The line bearing "wastewater discharge |", together with all lines after it to the end of the material, should be repeated exactly; leave out everything else.

[Opening RECORDS SHOWN section]

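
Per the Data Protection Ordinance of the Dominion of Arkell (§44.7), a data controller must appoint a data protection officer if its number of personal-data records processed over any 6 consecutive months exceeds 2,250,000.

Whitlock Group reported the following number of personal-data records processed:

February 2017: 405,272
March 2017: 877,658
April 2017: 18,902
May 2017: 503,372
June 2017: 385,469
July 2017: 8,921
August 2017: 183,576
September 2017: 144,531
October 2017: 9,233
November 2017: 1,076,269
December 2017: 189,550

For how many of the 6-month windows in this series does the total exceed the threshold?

0

February 2017–July 2017: 405,272 + 877,658 + 18,902 + 503,372 + 385,469 + 8,921 = 2,199,594 (under)
March 2017–August 2017: 877,658 + 18,902 + 503,372 + 385,469 + 8,921 + 183,576 = 1,977,898 (under)
April 2017–September 2017: 18,902 + 503,372 + 385,469 + 8,921 + 183,576 + 144,531 = 1,244,771 (under)
May 2017–October 2017: 503,372 + 385,469 + 8,921 + 183,576 + 144,531 + 9,233 = 1,235,102 (under)
June 2017–November 2017: 385,469 + 8,921 + 183,576 + 144,531 + 9,233 + 1,076,269 = 1,807,999 (under)
July 2017–December 2017: 8,921 + 183,576 + 144,531 + 9,233 + 1,076,269 + 189,550 = 1,612,080 (under)
0 windows exceed the threshold.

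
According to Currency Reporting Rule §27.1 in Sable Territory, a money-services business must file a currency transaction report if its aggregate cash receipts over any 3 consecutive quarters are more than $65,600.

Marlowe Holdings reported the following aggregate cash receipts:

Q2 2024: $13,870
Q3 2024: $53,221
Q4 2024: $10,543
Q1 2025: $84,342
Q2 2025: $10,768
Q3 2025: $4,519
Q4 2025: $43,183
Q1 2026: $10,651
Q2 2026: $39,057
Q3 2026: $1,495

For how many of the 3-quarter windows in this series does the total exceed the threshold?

Q2 2024–Q4 2024: $13,870 + $53,221 + $10,543 = $77,634 (over)
Q3 2024–Q1 2025: $53,221 + $10,543 + $84,342 = $148,106 (over)
Q4 2024–Q2 2025: $10,543 + $84,342 + $10,768 = $105,653 (over)
Q1 2025–Q3 2025: $84,342 + $10,768 + $4,519 = $99,629 (over)
Q2 2025–Q4 2025: $10,768 + $4,519 + $43,183 = $58,470 (under)
Q3 2025–Q1 2026: $4,519 + $43,183 + $10,651 = $58,353 (under)
Q4 2025–Q2 2026: $43,183 + $10,651 + $39,057 = $92,891 (over)
Q1 2026–Q3 2026: $10,651 + $39,057 + $1,495 = $51,203 (under)
5 windows exceed the threshold.

5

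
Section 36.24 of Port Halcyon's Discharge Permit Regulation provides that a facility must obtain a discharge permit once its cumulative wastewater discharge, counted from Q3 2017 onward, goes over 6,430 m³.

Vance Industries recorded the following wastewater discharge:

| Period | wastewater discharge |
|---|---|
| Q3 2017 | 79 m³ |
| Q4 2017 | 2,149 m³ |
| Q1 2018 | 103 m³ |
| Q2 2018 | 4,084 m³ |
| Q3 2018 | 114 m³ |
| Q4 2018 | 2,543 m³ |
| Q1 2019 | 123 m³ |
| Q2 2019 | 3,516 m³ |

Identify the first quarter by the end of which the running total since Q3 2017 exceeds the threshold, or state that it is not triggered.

Q3 2018

Through Q3 2017: 79 m³
Through Q4 2017: 2,228 m³
Through Q1 2018: 2,331 m³
Through Q2 2018: 6,415 m³
Through Q3 2018: 6,529 m³ ← exceeds threshold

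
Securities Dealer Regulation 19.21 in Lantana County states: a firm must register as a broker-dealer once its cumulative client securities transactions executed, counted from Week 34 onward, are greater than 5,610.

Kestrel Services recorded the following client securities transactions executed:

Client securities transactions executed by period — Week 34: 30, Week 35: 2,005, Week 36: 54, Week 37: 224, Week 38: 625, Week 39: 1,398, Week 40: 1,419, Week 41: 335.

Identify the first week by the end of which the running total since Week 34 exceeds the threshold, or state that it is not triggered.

Through Week 34: 30
Through Week 35: 2,035
Through Week 36: 2,089
Through Week 37: 2,313
Through Week 38: 2,938
Through Week 39: 4,336
Through Week 40: 5,755 ← exceeds threshold

Week 40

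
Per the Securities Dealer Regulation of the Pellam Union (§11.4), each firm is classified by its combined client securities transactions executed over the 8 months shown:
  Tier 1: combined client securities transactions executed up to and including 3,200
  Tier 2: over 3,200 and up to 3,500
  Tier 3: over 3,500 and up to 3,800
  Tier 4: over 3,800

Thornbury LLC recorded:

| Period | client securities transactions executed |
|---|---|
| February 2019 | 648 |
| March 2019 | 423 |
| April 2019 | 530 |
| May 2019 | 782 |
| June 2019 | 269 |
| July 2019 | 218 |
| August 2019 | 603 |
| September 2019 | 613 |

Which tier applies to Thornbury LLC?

Tier 4

Combined client securities transactions executed: 648 + 423 + 530 + 782 + 269 + 218 + 603 + 613 = 4,086.
4,086 > 3,800, so Tier 4 applies.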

[Closing RECORDS SHOWN section]

**ANSWER BOX:**
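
| Period | wastewater discharge |
|---|---|
| Q3 2017 | 79 m³ |
| Q4 2017 | 2,149 m³ |
| Q1 2018 | 103 m³ |
| Q2 2018 | 4,084 m³ |
| Q3 2018 | 114 m³ |
| Q4 2018 | 2,543 m³ |
| Q1 2019 | 123 m³ |
| Q2 2019 | 3,516 m³ |

Identify the first quarter by the end of which the running total since Q3 2017 exceeds the threshold, or state that it is not triggered.

Q3 2018

Through Q3 2017: 79 m³
Through Q4 2017: 2,228 m³
Through Q1 2018: 2,331 m³
Through Q2 2018: 6,415 m³
Through Q3 2018: 6,529 m³ ← exceeds threshold

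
Securities Dealer Regulation 19.21 in Lantana County states: a firm must register as a broker-dealer once its cumulative client securities transactions executed, counted from Week 34 onward, are greater than 5,610.

Kestrel Services recorded the following client securities transactions executed:

Client securities transactions executed by period — Week 34: 30, Week 35: 2,005, Week 36: 54, Week 37: 224, Week 38: 625, Week 39: 1,398, Week 40: 1,419, Week 41: 335.

Identify the first week by the end of which the running total since Week 34 exceeds the threshold, or state that it is not triggered.

Through Week 34: 30
Through Week 35: 2,035
Through Week 36: 2,089
Through Week 37: 2,313
Through Week 38: 2,938
Through Week 39: 4,336
Through Week 40: 5,755 ← exceeds threshold

Week 40

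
Per the Securities Dealer Regulation of the Pellam Union (§11.4), each firm is classified by its combined client securities transactions executed over the 8 months shown:
  Tier 1: combined client securities transactions executed up to and including 3,200
  Tier 2: over 3,200 and up to 3,500
  Tier 3: over 3,500 and up to 3,800
  Tier 4: over 3,800

Thornbury LLC recorded:

| Period | client securities transactions executed |
|---|---|
| February 2019 | 648 |
| March 2019 | 423 |
| April 2019 | 530 |
| May 2019 | 782 |
| June 2019 | 269 |
| July 2019 | 218 |
| August 2019 | 603 |
| September 2019 | 613 |

Which tier applies to Thornbury LLC?

Tier 4

Combined client securities transactions executed: 648 + 423 + 530 + 782 + 269 + 218 + 603 + 613 = 4,086.
4,086 > 3,800, so Tier 4 applies.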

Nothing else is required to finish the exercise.